TASK STATEMENT: Output exactly the line that includes "Two helical springs are mounted" and all the lines after it through the end of the listing below, and nothing more.
▼▼▼
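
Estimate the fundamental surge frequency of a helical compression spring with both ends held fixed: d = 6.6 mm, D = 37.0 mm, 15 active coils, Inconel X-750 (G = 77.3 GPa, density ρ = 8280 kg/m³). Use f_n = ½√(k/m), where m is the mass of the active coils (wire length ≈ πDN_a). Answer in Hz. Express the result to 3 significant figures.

111 Hz

k = Gd⁴/(8D³N_a) = (77.3×10³)(6.6⁴)/(8·37.0³·15) = 24.131 N/mm = 24131 N/m
Wire length L = πDN_a = π·37.0·15 = 1743.6 mm
m = ρ·(πd²/4)·L = 8280 × 34.212×10⁻⁶ m² × 1.7436 m = 0.49391 kg
f_n = ½√(k/m) = 0.5·√(24131/0.49391) = 0.5·√(48856) = 110.52 Hz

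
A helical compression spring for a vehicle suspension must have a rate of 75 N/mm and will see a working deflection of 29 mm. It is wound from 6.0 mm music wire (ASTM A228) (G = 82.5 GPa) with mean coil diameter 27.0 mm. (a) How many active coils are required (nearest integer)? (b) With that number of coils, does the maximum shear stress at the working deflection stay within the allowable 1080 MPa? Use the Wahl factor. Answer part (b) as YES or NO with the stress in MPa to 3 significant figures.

(a) 9 coils; (b) YES, τ_max = 941 MPa

N_a = Gd⁴/(8D³k) = (82.5×10³)(6.0⁴)/(8·27.0³·75) = 9.053 → N_a = 9
Actual rate k = Gd⁴/(8D³·9) = 75.446 N/mm
Working load F = kδ = 75.446·29 = 2187.9 N
C = 27.0/6.0 = 4.5000; K_W = (4C−1)/(4C−4)+0.615/C = 1.3510
τ_max = K_W·8FD/(πd³) = 1.3510·696.44 = 940.86 MPa
τ_max ≤ 1080 MPa → acceptable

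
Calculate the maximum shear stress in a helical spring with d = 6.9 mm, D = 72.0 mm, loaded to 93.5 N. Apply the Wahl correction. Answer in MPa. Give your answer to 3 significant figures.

59.4 MPa

Spring index C = D/d = 72.0/6.9 = 10.4348
K_W = (4C−1)/(4C−4) + 0.615/C = 40.739/37.739 + 0.0589 = 1.1384
τ₀ = 8FD/(πd³) = 8·93.5·72.0/(π·6.9³) = 53856/1032 = 52.184 MPa
τ_max = K·τ₀ = 1.1384 × 52.184 = 59.408 MPa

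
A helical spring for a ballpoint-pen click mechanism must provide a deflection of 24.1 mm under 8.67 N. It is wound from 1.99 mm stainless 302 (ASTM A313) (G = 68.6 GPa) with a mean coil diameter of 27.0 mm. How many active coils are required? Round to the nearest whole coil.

Required rate k = F/δ = 8.67/24.1 = 0.35975 N/mm
N_a = Gd⁴/(8D³k) = (68.6×10³ × 1.99⁴)/(8 × 27.0³ × 0.35975)
    = 1.07581e+06 / 56647.8 = 18.99 → 19 coils

19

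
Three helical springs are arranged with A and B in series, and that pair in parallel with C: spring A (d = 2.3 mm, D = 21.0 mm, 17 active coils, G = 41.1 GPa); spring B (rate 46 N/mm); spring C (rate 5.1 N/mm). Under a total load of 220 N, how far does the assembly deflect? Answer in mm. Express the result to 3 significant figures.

k_A = Gd⁴/(8D³N_a) = (41.1×10³)(2.3⁴)/(8·21.0³·17) = 0.91318 N/mm
Springs A,B series: k_AB = 1/(1/0.91318+1/46) = 0.8954 N/mm; parallel with C: k_eq = 0.8954+5.1 = 5.9954 N/mm
δ = F/k_eq = 220/5.9954 = 36.695 mm

36.7 mm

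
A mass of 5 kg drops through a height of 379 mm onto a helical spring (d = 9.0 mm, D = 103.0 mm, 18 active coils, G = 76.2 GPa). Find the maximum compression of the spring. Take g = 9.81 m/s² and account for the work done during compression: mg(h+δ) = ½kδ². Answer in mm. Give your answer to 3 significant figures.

125 mm

k = Gd⁴/(8D³N_a) = (76.2×10³)(9.0⁴)/(8·103.0³·18) = 3.1772 N/mm
W = mg = 5 × 9.81 = 49.05 N
½kδ² − Wδ − Wh = 0 → δ = (W + √(W² + 2kWh))/k
δ = (49.05 + √(2405.9 + 118130))/3.1772 = (49.05 + 347.18)/3.1772 = 124.71 mm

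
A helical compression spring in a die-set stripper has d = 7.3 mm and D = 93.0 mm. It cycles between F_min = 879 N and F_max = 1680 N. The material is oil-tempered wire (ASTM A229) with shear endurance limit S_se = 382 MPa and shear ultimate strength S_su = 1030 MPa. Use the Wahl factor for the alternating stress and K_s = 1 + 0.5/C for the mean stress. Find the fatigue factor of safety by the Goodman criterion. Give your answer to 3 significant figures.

0.669

C = D/d = 93.0/7.3 = 12.7397; K_W = (4C−1)/(4C−4)+0.615/C = 1.1122; K_s = 1+0.5/C = 1.0392
F_a = (F_max−F_min)/2 = 400.5 N; F_m = (F_max+F_min)/2 = 1279.5 N
τ_a = K_W·8F_aD/(πd³) = 1.1122 × 243.81 = 271.16 MPa
τ_m = K_s·8F_mD/(πd³) = 1.0392 × 778.92 = 809.49 MPa
Goodman: 1/n_f = τ_a/S_se + τ_m/S_su = 271.16/382 + 809.49/1030 = 0.70984 + 0.78592 = 1.4958
n_f = 1/1.4958 = 0.6686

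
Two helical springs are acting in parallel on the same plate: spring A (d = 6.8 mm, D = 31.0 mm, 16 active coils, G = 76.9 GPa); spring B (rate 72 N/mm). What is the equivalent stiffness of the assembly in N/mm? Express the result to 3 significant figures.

115 N/mm

k_A = Gd⁴/(8D³N_a) = (76.9×10³)(6.8⁴)/(8·31.0³·16) = 43.119 N/mm
Parallel: k_eq = 43.119 + 72 = 115.12 N/mm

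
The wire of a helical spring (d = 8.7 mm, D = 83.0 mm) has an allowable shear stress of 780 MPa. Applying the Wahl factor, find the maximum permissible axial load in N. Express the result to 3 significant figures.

C = D/d = 83.0/8.7 = 9.5402
K_W = (4C−1)/(4C−4) + 0.615/C = 37.161/34.161 + 0.0645 = 1.1523
τ_max = K·8FD/(πd³) → F_max = τ_allow·πd³/(8DK)
F_max = 780·π·8.7³/(8·83.0·1.1523) = 1.6136e+06/765.12 = 2109 N

2110 N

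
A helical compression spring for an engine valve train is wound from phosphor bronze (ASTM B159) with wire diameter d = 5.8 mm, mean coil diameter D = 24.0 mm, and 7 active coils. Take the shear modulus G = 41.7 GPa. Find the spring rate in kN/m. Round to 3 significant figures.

61.0 kN/m

k = Gd⁴/(8D³N_a) = (41.7×10³ × 5.8⁴) / (8 × 24.0³ × 7)
  = 4.71898e+07 / 774144 = 60.957 N/mm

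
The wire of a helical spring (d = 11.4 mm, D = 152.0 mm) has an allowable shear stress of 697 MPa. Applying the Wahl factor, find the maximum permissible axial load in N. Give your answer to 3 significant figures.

2410 N

C = D/d = 152.0/11.4 = 13.3333
K_W = (4C−1)/(4C−4) + 0.615/C = 52.333/49.333 + 0.0461 = 1.1069
τ_max = K·8FD/(πd³) → F_max = τ_allow·πd³/(8DK)
F_max = 697·π·11.4³/(8·152.0·1.1069) = 3.2441e+06/1346 = 2410.1 N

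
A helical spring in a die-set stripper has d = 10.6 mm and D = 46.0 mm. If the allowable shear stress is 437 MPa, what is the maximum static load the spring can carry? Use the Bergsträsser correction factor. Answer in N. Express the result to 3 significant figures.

3300 N

C = D/d = 46.0/10.6 = 4.3396
K_B = (4C+2)/(4C−3) = 19.358/14.358 = 1.3482
τ_max = K·8FD/(πd³) → F_max = τ_allow·πd³/(8DK)
F_max = 437·π·10.6³/(8·46.0·1.3482) = 1.6351e+06/496.15 = 3295.6 N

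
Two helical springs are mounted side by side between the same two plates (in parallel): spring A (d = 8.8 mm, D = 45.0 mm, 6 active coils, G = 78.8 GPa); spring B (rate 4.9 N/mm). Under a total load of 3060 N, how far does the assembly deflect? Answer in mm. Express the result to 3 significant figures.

27.1 mm

k_A = Gd⁴/(8D³N_a) = (78.8×10³)(8.8⁴)/(8·45.0³·6) = 108.04 N/mm
Parallel: k_eq = 108.04 + 4.9 = 112.94 N/mm
δ = F/k_eq = 3060/112.94 = 27.094 mm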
▲▲▲
FINISHED TASK:
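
Two helical springs are mounted side by side between the same two plates (in parallel): spring A (d = 8.8 mm, D = 45.0 mm, 6 active coils, G = 78.8 GPa); spring B (rate 4.9 N/mm). Under a total load of 3060 N, how far does the assembly deflect? Answer in mm. Express the result to 3 significant figures.

27.1 mm

k_A = Gd⁴/(8D³N_a) = (78.8×10³)(8.8⁴)/(8·45.0³·6) = 108.04 N/mm
Parallel: k_eq = 108.04 + 4.9 = 112.94 N/mm
δ = F/k_eq = 3060/112.94 = 27.094 mm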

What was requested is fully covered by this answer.